Saved data entries
# # # # # # #

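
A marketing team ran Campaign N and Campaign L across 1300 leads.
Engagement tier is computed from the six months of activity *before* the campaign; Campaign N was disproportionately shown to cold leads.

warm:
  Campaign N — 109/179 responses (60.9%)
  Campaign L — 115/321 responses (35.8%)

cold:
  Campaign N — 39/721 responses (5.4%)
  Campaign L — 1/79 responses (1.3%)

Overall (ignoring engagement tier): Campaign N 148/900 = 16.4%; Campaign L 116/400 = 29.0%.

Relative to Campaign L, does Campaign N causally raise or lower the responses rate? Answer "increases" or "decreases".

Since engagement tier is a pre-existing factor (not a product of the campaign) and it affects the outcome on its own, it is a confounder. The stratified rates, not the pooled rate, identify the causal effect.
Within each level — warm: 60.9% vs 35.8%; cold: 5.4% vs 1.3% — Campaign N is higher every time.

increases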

# # # # # # #

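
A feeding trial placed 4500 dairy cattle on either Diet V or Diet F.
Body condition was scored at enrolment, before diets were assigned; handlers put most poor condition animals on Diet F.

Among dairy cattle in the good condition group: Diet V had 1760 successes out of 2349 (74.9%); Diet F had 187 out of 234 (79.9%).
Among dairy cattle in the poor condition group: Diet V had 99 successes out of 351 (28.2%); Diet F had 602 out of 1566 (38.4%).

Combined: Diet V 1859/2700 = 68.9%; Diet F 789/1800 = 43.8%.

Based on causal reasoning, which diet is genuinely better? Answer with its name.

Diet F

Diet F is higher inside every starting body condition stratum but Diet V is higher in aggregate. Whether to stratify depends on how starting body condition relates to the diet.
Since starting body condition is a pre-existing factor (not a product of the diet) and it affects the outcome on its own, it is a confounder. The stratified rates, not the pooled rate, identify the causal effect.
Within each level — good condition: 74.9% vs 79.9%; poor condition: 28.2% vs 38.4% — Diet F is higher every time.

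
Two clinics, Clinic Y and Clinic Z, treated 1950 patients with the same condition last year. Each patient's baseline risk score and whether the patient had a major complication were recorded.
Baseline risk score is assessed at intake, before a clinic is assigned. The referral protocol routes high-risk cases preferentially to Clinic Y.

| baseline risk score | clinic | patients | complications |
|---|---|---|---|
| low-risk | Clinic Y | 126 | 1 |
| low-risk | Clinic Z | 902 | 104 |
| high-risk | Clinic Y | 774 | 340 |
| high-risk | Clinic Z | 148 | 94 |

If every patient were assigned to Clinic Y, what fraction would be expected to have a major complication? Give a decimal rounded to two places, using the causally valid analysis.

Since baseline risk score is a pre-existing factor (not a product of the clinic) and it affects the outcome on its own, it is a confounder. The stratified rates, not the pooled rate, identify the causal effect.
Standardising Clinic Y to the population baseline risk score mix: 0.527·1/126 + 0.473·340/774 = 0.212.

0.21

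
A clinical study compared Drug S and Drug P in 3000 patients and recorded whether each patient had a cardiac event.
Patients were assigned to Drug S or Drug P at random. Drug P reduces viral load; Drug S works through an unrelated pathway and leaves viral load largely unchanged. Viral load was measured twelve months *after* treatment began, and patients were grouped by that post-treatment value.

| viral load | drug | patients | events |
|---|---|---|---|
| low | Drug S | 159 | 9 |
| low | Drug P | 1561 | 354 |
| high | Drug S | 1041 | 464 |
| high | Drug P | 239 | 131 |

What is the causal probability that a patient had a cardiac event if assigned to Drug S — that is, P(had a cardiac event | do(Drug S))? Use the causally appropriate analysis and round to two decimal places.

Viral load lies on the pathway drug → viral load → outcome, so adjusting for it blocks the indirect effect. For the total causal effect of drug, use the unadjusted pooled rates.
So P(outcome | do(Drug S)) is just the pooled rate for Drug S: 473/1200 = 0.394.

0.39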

# # # # # # #

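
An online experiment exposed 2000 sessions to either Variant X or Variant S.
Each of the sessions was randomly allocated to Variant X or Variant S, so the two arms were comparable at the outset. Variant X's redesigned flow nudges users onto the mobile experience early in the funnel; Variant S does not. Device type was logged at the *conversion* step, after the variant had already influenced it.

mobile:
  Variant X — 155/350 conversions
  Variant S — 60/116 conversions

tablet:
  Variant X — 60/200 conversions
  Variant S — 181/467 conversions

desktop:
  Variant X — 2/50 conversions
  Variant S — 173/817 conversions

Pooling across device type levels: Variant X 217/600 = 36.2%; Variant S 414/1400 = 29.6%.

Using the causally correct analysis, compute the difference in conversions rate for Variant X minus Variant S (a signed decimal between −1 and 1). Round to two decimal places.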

# # # # # # #

_Exercise requirements_.
From the records above, transcribe without alteration every line from the one with "Variant X — 155/350 conversions" to the one with "Variant S — 173/817 conversions", inclusive.

_Final answer_.
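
  Variant X — 155/350 conversions
  Variant S — 60/116 conversions

tablet:
  Variant X — 60/200 conversions
  Variant S — 181/467 conversions

desktop:
  Variant X — 2/50 conversions
  Variant S — 173/817 conversions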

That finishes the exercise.